→ WHAT YOU NEED TO DO: Please output the data below exactly as given, starting at its first line and stopping after the line that contains "tick 6: P4 (value=16)".

→ PROVIDED INFORMATION:
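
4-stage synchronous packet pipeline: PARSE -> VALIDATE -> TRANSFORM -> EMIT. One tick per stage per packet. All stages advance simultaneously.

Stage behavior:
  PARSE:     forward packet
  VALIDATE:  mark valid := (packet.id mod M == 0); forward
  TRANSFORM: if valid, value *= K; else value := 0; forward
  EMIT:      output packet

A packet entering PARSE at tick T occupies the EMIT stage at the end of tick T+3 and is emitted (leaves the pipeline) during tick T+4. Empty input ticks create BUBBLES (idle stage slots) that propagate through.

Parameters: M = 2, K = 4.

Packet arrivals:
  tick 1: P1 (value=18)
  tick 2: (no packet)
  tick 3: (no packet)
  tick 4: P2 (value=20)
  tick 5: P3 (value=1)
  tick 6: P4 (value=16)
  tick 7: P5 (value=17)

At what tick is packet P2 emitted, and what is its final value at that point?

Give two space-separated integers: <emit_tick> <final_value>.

Answer: 8 80

Derivation:
Tick 1: [PARSE:P1(v=18,ok=F), VALIDATE:-, TRANSFORM:-, EMIT:-] out:-; in:P1
Tick 2: [PARSE:-, VALIDATE:P1(v=18,ok=F), TRANSFORM:-, EMIT:-] out:-; in:-
Tick 3: [PARSE:-, VALIDATE:-, TRANSFORM:P1(v=0,ok=F), EMIT:-] out:-; in:-
Tick 4: [PARSE:P2(v=20,ok=F), VALIDATE:-, TRANSFORM:-, EMIT:P1(v=0,ok=F)] out:-; in:P2
Tick 5: [PARSE:P3(v=1,ok=F), VALIDATE:P2(v=20,ok=T), TRANSFORM:-, EMIT:-] out:P1(v=0); in:P3
Tick 6: [PARSE:P4(v=16,ok=F), VALIDATE:P3(v=1,ok=F), TRANSFORM:P2(v=80,ok=T), EMIT:-] out:-; in:P4
Tick 7: [PARSE:P5(v=17,ok=F), VALIDATE:P4(v=16,ok=T), TRANSFORM:P3(v=0,ok=F), EMIT:P2(v=80,ok=T)] out:-; in:P5
Tick 8: [PARSE:-, VALIDATE:P5(v=17,ok=F), TRANSFORM:P4(v=64,ok=T), EMIT:P3(v=0,ok=F)] out:P2(v=80); in:-
Tick 9: [PARSE:-, VALIDATE:-, TRANSFORM:P5(v=0,ok=F), EMIT:P4(v=64,ok=T)] out:P3(v=0); in:-
Tick 10: [PARSE:-, VALIDATE:-, TRANSFORM:-, EMIT:P5(v=0,ok=F)] out:P4(v=64); in:-
Tick 11: [PARSE:-, VALIDATE:-, TRANSFORM:-, EMIT:-] out:P5(v=0); in:-
P2: arrives tick 4, valid=True (id=2, id%2=0), emit tick 8, final value 80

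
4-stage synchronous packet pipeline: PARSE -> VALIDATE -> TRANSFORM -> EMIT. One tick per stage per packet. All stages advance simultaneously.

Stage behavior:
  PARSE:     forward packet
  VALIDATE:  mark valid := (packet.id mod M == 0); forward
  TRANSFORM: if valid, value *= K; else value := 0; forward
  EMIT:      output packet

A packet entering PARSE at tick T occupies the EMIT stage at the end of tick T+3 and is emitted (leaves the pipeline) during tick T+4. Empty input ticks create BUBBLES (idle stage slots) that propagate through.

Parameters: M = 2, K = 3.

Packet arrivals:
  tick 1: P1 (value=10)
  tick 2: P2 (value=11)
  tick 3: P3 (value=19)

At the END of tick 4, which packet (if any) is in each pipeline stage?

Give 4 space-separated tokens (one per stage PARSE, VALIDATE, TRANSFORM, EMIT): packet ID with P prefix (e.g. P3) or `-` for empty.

Answer: - P3 P2 P1

Derivation:
Tick 1: [PARSE:P1(v=10,ok=F), VALIDATE:-, TRANSFORM:-, EMIT:-] out:-; in:P1
Tick 2: [PARSE:P2(v=11,ok=F), VALIDATE:P1(v=10,ok=F), TRANSFORM:-, EMIT:-] out:-; in:P2
Tick 3: [PARSE:P3(v=19,ok=F), VALIDATE:P2(v=11,ok=T), TRANSFORM:P1(v=0,ok=F), EMIT:-] out:-; in:P3
Tick 4: [PARSE:-, VALIDATE:P3(v=19,ok=F), TRANSFORM:P2(v=33,ok=T), EMIT:P1(v=0,ok=F)] out:-; in:-
At end of tick 4: ['-', 'P3', 'P2', 'P1']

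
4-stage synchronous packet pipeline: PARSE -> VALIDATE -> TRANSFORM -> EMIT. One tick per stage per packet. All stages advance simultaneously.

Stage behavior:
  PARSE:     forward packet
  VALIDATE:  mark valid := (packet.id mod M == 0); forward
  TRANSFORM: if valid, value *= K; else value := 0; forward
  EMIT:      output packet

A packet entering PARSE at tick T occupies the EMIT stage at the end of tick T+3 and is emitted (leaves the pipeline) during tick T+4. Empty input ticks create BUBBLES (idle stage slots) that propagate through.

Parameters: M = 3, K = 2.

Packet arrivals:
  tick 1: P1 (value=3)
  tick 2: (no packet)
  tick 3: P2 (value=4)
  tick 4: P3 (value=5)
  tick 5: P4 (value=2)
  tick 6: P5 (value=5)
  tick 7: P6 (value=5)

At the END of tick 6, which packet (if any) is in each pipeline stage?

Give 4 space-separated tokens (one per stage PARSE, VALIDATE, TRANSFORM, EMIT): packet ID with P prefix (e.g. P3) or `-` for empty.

Answer: P5 P4 P3 P2

Derivation:
Tick 1: [PARSE:P1(v=3,ok=F), VALIDATE:-, TRANSFORM:-, EMIT:-] out:-; in:P1
Tick 2: [PARSE:-, VALIDATE:P1(v=3,ok=F), TRANSFORM:-, EMIT:-] out:-; in:-
Tick 3: [PARSE:P2(v=4,ok=F), VALIDATE:-, TRANSFORM:P1(v=0,ok=F), EMIT:-] out:-; in:P2
Tick 4: [PARSE:P3(v=5,ok=F), VALIDATE:P2(v=4,ok=F), TRANSFORM:-, EMIT:P1(v=0,ok=F)] out:-; in:P3
Tick 5: [PARSE:P4(v=2,ok=F), VALIDATE:P3(v=5,ok=T), TRANSFORM:P2(v=0,ok=F), EMIT:-] out:P1(v=0); in:P4
Tick 6: [PARSE:P5(v=5,ok=F), VALIDATE:P4(v=2,ok=F), TRANSFORM:P3(v=10,ok=T), EMIT:P2(v=0,ok=F)] out:-; in:P5
At end of tick 6: ['P5', 'P4', 'P3', 'P2']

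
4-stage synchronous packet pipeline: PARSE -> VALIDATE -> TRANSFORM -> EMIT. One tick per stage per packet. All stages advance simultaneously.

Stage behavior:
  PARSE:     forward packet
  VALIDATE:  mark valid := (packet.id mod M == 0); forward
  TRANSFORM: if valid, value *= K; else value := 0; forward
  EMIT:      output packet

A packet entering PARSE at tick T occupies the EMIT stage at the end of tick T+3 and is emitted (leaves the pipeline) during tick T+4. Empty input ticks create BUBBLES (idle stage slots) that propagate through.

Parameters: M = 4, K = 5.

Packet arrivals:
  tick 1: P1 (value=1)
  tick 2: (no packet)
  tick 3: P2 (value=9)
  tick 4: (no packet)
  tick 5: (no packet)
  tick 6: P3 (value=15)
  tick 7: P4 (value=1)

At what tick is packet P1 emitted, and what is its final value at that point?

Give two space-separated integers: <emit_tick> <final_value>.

Answer: 5 0

Derivation:
Tick 1: [PARSE:P1(v=1,ok=F), VALIDATE:-, TRANSFORM:-, EMIT:-] out:-; in:P1
Tick 2: [PARSE:-, VALIDATE:P1(v=1,ok=F), TRANSFORM:-, EMIT:-] out:-; in:-
Tick 3: [PARSE:P2(v=9,ok=F), VALIDATE:-, TRANSFORM:P1(v=0,ok=F), EMIT:-] out:-; in:P2
Tick 4: [PARSE:-, VALIDATE:P2(v=9,ok=F), TRANSFORM:-, EMIT:P1(v=0,ok=F)] out:-; in:-
Tick 5: [PARSE:-, VALIDATE:-, TRANSFORM:P2(v=0,ok=F), EMIT:-] out:P1(v=0); in:-
Tick 6: [PARSE:P3(v=15,ok=F), VALIDATE:-, TRANSFORM:-, EMIT:P2(v=0,ok=F)] out:-; in:P3
Tick 7: [PARSE:P4(v=1,ok=F), VALIDATE:P3(v=15,ok=F), TRANSFORM:-, EMIT:-] out:P2(v=0); in:P4
Tick 8: [PARSE:-, VALIDATE:P4(v=1,ok=T), TRANSFORM:P3(v=0,ok=F), EMIT:-] out:-; in:-
Tick 9: [PARSE:-, VALIDATE:-, TRANSFORM:P4(v=5,ok=T), EMIT:P3(v=0,ok=F)] out:-; in:-
Tick 10: [PARSE:-, VALIDATE:-, TRANSFORM:-, EMIT:P4(v=5,ok=T)] out:P3(v=0); in:-
Tick 11: [PARSE:-, VALIDATE:-, TRANSFORM:-, EMIT:-] out:P4(v=5); in:-
P1: arrives tick 1, valid=False (id=1, id%4=1), emit tick 5, final value 0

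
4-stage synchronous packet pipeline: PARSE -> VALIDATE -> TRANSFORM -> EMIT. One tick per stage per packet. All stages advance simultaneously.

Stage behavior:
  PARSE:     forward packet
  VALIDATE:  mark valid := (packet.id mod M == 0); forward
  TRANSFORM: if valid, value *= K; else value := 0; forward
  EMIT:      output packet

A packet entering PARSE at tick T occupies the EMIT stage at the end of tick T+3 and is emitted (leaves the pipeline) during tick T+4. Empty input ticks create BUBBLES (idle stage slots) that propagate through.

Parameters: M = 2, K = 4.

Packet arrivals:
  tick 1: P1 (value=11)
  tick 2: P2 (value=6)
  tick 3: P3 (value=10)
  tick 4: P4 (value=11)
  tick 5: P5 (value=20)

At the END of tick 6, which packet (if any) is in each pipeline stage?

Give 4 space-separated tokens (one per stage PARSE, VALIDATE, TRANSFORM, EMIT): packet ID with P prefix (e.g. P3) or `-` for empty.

Answer: - P5 P4 P3

Derivation:
Tick 1: [PARSE:P1(v=11,ok=F), VALIDATE:-, TRANSFORM:-, EMIT:-] out:-; in:P1
Tick 2: [PARSE:P2(v=6,ok=F), VALIDATE:P1(v=11,ok=F), TRANSFORM:-, EMIT:-] out:-; in:P2
Tick 3: [PARSE:P3(v=10,ok=F), VALIDATE:P2(v=6,ok=T), TRANSFORM:P1(v=0,ok=F), EMIT:-] out:-; in:P3
Tick 4: [PARSE:P4(v=11,ok=F), VALIDATE:P3(v=10,ok=F), TRANSFORM:P2(v=24,ok=T), EMIT:P1(v=0,ok=F)] out:-; in:P4
Tick 5: [PARSE:P5(v=20,ok=F), VALIDATE:P4(v=11,ok=T), TRANSFORM:P3(v=0,ok=F), EMIT:P2(v=24,ok=T)] out:P1(v=0); in:P5
Tick 6: [PARSE:-, VALIDATE:P5(v=20,ok=F), TRANSFORM:P4(v=44,ok=T), EMIT:P3(v=0,ok=F)] out:P2(v=24); in:-
At end of tick 6: ['-', 'P5', 'P4', 'P3']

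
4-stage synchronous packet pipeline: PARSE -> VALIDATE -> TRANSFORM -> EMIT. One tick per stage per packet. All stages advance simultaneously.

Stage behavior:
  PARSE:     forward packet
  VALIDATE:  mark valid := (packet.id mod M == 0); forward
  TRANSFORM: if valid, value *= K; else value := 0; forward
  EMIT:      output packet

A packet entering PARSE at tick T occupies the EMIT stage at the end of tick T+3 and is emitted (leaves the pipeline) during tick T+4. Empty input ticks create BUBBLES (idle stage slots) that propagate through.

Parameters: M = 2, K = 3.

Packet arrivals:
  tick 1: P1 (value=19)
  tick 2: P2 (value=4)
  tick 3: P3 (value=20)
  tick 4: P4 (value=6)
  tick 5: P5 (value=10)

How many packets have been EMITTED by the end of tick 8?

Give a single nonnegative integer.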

→ WRITTEN REPLY:
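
4-stage synchronous packet pipeline: PARSE -> VALIDATE -> TRANSFORM -> EMIT. One tick per stage per packet. All stages advance simultaneously.

Stage behavior:
  PARSE:     forward packet
  VALIDATE:  mark valid := (packet.id mod M == 0); forward
  TRANSFORM: if valid, value *= K; else value := 0; forward
  EMIT:      output packet

A packet entering PARSE at tick T occupies the EMIT stage at the end of tick T+3 and is emitted (leaves the pipeline) during tick T+4. Empty input ticks create BUBBLES (idle stage slots) that propagate through.

Parameters: M = 2, K = 4.

Packet arrivals:
  tick 1: P1 (value=18)
  tick 2: (no packet)
  tick 3: (no packet)
  tick 4: P2 (value=20)
  tick 5: P3 (value=1)
  tick 6: P4 (value=16)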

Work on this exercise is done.